**Assigned task**
The entries below contain a stretch that opens with the line containing "6: 11, 1, 7, 12, 3, 10, 14, 5" and closes with the line containing "14: 7, 6, 3, 12, 13"; set down that stretch exactly, both ends included, and nothing else.

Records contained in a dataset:
*** Begin section ***

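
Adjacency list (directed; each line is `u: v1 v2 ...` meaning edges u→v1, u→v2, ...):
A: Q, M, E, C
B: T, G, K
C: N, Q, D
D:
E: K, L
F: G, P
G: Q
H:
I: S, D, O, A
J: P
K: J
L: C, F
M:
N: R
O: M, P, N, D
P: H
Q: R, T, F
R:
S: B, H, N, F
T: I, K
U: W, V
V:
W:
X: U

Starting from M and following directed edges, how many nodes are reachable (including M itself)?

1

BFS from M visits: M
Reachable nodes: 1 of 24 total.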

*** End section ***
*** Begin section ***

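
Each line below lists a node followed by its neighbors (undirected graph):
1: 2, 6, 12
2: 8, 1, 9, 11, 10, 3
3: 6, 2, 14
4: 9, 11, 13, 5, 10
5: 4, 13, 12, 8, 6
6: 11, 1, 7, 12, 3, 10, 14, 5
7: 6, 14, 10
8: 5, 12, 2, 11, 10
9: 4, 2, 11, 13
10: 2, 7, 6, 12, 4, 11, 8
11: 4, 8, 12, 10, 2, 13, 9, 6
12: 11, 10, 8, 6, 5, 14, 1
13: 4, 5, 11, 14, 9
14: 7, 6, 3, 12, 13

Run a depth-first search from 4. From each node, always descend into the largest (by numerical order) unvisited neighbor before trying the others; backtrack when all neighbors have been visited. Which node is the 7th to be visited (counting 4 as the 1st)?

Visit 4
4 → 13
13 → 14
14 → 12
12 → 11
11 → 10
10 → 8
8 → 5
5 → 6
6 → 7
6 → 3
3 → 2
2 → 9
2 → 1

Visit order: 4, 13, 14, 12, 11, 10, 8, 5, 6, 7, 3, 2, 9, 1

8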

*** End section ***

**Your response**
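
6: 11, 1, 7, 12, 3, 10, 14, 5
7: 6, 14, 10
8: 5, 12, 2, 11, 10
9: 4, 2, 11, 13
10: 2, 7, 6, 12, 4, 11, 8
11: 4, 8, 12, 10, 2, 13, 9, 6
12: 11, 10, 8, 6, 5, 14, 1
13: 4, 5, 11, 14, 9
14: 7, 6, 3, 12, 13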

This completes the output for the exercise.